▸ ABOUT THIS TASK
Below are the entries. Transcribe exactly the lines from the one with "5), (-2, 5), (-3, -1)." through the one with "Apply the Jarvis", ends included, and leave out all others.

▸ MATERIAL SHOWN

============

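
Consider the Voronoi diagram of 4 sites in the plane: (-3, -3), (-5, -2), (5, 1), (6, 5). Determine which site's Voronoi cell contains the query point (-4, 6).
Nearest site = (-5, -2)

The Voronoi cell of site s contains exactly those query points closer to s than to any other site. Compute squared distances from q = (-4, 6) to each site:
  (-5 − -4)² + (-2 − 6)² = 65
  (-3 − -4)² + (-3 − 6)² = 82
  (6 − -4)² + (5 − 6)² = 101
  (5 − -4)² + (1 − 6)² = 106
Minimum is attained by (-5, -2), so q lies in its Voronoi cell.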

============

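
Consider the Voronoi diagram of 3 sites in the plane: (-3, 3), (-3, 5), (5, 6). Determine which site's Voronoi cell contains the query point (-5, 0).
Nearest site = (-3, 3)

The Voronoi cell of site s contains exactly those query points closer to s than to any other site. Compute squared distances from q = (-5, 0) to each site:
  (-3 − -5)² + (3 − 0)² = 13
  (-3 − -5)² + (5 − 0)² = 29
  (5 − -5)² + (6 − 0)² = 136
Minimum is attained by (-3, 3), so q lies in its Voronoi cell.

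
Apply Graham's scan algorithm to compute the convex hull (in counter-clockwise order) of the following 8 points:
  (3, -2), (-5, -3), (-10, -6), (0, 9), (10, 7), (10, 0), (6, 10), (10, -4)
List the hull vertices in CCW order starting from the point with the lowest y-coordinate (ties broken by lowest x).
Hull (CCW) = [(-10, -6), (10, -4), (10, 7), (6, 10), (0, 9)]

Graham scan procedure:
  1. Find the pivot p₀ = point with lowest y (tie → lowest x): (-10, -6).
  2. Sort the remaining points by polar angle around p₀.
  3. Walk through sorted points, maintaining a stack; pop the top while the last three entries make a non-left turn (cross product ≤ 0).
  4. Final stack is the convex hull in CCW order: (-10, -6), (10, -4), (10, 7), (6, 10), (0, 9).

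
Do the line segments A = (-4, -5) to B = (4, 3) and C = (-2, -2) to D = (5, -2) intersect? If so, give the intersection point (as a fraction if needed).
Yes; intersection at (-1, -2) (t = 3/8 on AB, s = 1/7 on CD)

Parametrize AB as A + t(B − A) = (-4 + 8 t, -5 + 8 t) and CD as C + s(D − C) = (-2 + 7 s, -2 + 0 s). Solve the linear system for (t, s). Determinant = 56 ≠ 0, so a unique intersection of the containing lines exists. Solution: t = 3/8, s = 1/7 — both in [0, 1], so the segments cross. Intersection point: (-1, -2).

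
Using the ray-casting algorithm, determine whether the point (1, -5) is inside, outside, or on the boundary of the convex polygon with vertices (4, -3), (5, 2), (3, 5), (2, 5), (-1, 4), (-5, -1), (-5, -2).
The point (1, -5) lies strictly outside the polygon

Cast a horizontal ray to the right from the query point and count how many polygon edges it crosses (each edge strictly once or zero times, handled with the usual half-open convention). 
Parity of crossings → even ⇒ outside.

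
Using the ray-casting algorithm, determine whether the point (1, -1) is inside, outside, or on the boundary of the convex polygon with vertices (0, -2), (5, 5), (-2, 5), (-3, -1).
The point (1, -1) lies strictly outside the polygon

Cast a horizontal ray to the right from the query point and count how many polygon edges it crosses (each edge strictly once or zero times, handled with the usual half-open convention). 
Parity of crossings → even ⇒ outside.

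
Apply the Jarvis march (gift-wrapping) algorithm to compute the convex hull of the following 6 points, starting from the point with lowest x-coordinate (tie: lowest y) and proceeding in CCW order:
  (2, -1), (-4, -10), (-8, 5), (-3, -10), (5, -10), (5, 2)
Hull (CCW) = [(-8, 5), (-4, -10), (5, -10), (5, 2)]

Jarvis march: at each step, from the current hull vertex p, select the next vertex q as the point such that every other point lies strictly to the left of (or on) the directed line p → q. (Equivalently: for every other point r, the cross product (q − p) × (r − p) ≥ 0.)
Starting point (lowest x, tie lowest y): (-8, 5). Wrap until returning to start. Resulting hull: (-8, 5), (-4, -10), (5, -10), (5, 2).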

============

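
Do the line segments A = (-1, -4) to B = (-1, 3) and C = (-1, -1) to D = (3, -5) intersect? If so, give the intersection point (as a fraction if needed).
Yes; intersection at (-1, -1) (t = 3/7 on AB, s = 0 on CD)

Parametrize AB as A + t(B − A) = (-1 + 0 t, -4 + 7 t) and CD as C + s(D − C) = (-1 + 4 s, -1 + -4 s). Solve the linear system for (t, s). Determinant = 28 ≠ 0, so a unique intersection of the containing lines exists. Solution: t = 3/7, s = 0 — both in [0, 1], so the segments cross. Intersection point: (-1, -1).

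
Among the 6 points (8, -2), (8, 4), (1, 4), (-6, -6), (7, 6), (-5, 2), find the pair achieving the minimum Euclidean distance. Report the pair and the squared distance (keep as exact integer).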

============

▸ ANSWER
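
Using the ray-casting algorithm, determine whether the point (1, -1) is inside, outside, or on the boundary of the convex polygon with vertices (0, -2), (5, 5), (-2, 5), (-3, -1).
The point (1, -1) lies strictly outside the polygon

Cast a horizontal ray to the right from the query point and count how many polygon edges it crosses (each edge strictly once or zero times, handled with the usual half-open convention). 
Parity of crossings → even ⇒ outside.

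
Apply the Jarvis march (gift-wrapping) algorithm to compute the convex hull of the following 6 points, starting from the point with lowest x-coordinate (tie: lowest y) and proceeding in CCW order: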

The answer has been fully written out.